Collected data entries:

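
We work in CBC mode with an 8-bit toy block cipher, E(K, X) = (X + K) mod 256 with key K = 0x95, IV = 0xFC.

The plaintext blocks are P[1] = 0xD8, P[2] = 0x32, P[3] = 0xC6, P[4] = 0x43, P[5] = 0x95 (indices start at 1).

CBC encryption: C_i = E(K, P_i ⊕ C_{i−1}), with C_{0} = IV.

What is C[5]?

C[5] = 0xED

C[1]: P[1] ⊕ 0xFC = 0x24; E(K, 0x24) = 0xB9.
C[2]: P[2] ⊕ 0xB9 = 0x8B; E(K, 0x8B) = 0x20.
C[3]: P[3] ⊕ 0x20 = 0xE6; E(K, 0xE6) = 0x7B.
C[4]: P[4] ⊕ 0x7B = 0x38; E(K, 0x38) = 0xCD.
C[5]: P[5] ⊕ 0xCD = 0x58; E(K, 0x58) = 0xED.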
...
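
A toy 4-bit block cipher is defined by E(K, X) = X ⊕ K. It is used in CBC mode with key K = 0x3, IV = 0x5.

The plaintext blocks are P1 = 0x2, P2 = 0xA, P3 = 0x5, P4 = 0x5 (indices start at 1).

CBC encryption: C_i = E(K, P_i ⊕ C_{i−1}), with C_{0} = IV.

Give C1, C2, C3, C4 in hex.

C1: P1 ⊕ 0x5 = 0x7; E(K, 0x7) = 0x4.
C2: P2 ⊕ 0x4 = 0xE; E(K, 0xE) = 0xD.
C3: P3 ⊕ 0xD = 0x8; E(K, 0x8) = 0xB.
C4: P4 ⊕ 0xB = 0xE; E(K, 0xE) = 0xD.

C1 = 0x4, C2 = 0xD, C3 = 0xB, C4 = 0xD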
---
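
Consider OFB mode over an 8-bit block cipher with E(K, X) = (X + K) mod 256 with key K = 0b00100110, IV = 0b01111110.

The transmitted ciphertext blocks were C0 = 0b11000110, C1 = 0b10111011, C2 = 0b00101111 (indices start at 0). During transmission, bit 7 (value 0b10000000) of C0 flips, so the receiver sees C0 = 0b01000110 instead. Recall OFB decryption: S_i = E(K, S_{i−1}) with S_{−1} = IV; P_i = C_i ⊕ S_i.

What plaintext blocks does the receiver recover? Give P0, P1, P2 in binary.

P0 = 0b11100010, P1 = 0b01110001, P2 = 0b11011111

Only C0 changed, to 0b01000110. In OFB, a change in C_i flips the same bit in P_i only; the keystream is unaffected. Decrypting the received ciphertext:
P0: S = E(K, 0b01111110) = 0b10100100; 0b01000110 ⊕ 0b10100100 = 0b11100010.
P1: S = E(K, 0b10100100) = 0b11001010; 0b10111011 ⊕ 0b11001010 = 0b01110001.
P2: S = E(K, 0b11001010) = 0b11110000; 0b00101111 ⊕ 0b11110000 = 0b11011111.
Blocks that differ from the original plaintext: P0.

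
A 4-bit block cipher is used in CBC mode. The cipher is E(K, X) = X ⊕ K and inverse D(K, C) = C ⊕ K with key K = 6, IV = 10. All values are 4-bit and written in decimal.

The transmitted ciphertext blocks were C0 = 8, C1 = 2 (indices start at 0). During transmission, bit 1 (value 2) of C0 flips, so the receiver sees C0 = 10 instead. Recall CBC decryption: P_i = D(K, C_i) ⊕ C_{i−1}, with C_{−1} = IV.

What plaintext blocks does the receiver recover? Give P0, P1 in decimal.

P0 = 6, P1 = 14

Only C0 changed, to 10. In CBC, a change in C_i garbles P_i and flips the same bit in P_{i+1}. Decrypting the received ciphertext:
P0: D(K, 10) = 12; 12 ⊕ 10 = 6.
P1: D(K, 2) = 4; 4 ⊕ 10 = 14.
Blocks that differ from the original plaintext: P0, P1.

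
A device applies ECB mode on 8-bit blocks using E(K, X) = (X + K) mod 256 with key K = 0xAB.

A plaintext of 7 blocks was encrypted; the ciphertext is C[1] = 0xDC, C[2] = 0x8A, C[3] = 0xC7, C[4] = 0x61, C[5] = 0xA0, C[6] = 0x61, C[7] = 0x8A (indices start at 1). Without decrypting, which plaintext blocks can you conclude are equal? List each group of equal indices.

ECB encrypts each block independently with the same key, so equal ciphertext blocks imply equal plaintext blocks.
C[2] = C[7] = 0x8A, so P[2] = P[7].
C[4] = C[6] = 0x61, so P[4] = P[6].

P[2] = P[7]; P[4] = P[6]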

BRIEF: Print the lines above from the one with "The transmitted ciphertext blocks were C0 = 0b11000110, C1" through the one with "The transmitted ciphertext blocks were C0 = 8, C1", both included, exactly as written and nothing more.

TASK SOLUTION:
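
The transmitted ciphertext blocks were C0 = 0b11000110, C1 = 0b10111011, C2 = 0b00101111 (indices start at 0). During transmission, bit 7 (value 0b10000000) of C0 flips, so the receiver sees C0 = 0b01000110 instead. Recall OFB decryption: S_i = E(K, S_{i−1}) with S_{−1} = IV; P_i = C_i ⊕ S_i.

What plaintext blocks does the receiver recover? Give P0, P1, P2 in binary.

P0 = 0b11100010, P1 = 0b01110001, P2 = 0b11011111

Only C0 changed, to 0b01000110. In OFB, a change in C_i flips the same bit in P_i only; the keystream is unaffected. Decrypting the received ciphertext:
P0: S = E(K, 0b01111110) = 0b10100100; 0b01000110 ⊕ 0b10100100 = 0b11100010.
P1: S = E(K, 0b10100100) = 0b11001010; 0b10111011 ⊕ 0b11001010 = 0b01110001.
P2: S = E(K, 0b11001010) = 0b11110000; 0b00101111 ⊕ 0b11110000 = 0b11011111.
Blocks that differ from the original plaintext: P0.

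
A 4-bit block cipher is used in CBC mode. The cipher is E(K, X) = X ⊕ K and inverse D(K, C) = C ⊕ K with key K = 6, IV = 10. All values are 4-bit and written in decimal.

The transmitted ciphertext blocks were C0 = 8, C1 = 2 (indices start at 0). During transmission, bit 1 (value 2) of C0 flips, so the receiver sees C0 = 10 instead. Recall CBC decryption: P_i = D(K, C_i) ⊕ C_{i−1}, with C_{−1} = IV.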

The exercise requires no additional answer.